━━━ Available records

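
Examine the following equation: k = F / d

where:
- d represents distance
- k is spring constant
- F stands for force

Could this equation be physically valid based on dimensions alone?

Yes

d (distance) has dimensions [L].
k (spring constant) has dimensions [M T^-2].
F (force) has dimensions [L M T^-2].

Left side: [M T^-2]
Right side: [M T^-2]

Both sides have the same dimensions, so the equation is dimensionally consistent.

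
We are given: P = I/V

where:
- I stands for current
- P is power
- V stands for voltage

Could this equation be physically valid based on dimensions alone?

No

I (current) has dimensions [I].
P (power) has dimensions [L^2 M T^-3].
V (voltage) has dimensions [I^-1 L^2 M T^-3].

Left side: [L^2 M T^-3]
Right side: [I^2 L^-2 M^-1 T^3]

The two sides have different dimensions, so the equation is NOT dimensionally consistent.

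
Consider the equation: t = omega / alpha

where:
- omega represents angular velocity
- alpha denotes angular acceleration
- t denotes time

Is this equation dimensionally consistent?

Yes

omega (angular velocity) has dimensions [T^-1].
alpha (angular acceleration) has dimensions [T^-2].
t (time) has dimensions [T].

Left side: [T]
Right side: [T]

Both sides have the same dimensions, so the equation is dimensionally consistent.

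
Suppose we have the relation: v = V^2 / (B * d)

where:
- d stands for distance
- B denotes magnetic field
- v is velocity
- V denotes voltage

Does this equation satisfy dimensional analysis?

No

d (distance) has dimensions [L].
B (magnetic field) has dimensions [I^-1 M T^-2].
v (velocity) has dimensions [L T^-1].
V (voltage) has dimensions [I^-1 L^2 M T^-3].

Left side: [L T^-1]
Right side: [I^-1 L^3 M T^-4]

The two sides have different dimensions, so the equation is NOT dimensionally consistent.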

━━━━━━

=== Your goal ===
Tally up the lines holding the string "stands" in the data above, and respond with nothing but the number.

=== Answer area ===
4